Data for this exercise START

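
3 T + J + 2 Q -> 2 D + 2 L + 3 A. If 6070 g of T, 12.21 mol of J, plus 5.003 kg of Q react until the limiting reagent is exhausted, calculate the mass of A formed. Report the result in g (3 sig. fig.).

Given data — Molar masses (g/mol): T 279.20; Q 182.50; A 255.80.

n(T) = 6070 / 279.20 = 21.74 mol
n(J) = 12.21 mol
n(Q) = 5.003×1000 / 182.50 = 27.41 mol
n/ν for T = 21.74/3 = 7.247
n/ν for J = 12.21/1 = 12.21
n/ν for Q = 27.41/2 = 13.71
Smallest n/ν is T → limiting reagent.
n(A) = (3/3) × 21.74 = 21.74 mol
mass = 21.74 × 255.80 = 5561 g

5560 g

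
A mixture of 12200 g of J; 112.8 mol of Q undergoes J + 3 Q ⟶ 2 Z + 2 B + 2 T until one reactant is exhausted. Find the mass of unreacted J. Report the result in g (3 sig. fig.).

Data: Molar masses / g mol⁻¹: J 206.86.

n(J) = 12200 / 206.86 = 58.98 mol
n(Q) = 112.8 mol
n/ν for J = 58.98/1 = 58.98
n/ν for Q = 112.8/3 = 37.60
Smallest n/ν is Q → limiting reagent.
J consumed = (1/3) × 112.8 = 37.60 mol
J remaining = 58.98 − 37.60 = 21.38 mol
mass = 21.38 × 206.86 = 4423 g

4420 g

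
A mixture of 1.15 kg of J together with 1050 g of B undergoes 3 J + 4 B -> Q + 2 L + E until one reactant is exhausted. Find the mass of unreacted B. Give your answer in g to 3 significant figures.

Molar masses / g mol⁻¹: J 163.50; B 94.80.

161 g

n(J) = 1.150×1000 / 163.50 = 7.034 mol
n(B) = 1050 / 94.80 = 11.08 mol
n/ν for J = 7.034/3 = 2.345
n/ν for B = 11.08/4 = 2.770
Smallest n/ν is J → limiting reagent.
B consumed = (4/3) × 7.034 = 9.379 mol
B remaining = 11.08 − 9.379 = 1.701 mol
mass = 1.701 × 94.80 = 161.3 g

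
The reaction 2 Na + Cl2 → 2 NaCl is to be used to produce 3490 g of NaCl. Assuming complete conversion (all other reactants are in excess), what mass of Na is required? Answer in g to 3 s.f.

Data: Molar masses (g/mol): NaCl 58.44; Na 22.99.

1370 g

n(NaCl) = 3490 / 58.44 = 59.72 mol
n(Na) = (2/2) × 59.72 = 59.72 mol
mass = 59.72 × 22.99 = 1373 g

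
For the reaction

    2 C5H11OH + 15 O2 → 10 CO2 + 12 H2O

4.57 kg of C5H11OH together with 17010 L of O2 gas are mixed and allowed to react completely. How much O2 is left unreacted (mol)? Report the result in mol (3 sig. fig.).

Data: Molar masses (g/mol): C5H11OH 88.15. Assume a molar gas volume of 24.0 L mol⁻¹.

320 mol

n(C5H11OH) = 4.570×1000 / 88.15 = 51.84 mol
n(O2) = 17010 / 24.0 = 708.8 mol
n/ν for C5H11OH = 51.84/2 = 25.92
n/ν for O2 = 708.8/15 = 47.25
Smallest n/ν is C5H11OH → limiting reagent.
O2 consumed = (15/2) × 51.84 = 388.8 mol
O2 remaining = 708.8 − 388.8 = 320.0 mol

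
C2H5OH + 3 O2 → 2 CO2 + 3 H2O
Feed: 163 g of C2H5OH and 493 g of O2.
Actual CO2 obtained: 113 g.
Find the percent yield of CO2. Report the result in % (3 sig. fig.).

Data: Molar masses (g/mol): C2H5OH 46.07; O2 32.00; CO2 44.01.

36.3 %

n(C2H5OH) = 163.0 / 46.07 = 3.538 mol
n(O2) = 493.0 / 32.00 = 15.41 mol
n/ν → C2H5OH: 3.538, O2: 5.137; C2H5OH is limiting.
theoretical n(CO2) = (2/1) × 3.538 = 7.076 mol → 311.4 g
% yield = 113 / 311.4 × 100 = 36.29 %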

Data for this exercise END

§ Problem to solve
The lines holding the word "Find" are the answer. Pull them out of the records and copy them.

§ Problem solution
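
A mixture of 12200 g of J; 112.8 mol of Q undergoes J + 3 Q ⟶ 2 Z + 2 B + 2 T until one reactant is exhausted. Find the mass of unreacted J. Report the result in g (3 sig. fig.).
A mixture of 1.15 kg of J together with 1050 g of B undergoes 3 J + 4 B -> Q + 2 L + E until one reactant is exhausted. Find the mass of unreacted B. Give your answer in g to 3 significant figures.
Find the percent yield of CO2. Report the result in % (3 sig. fig.).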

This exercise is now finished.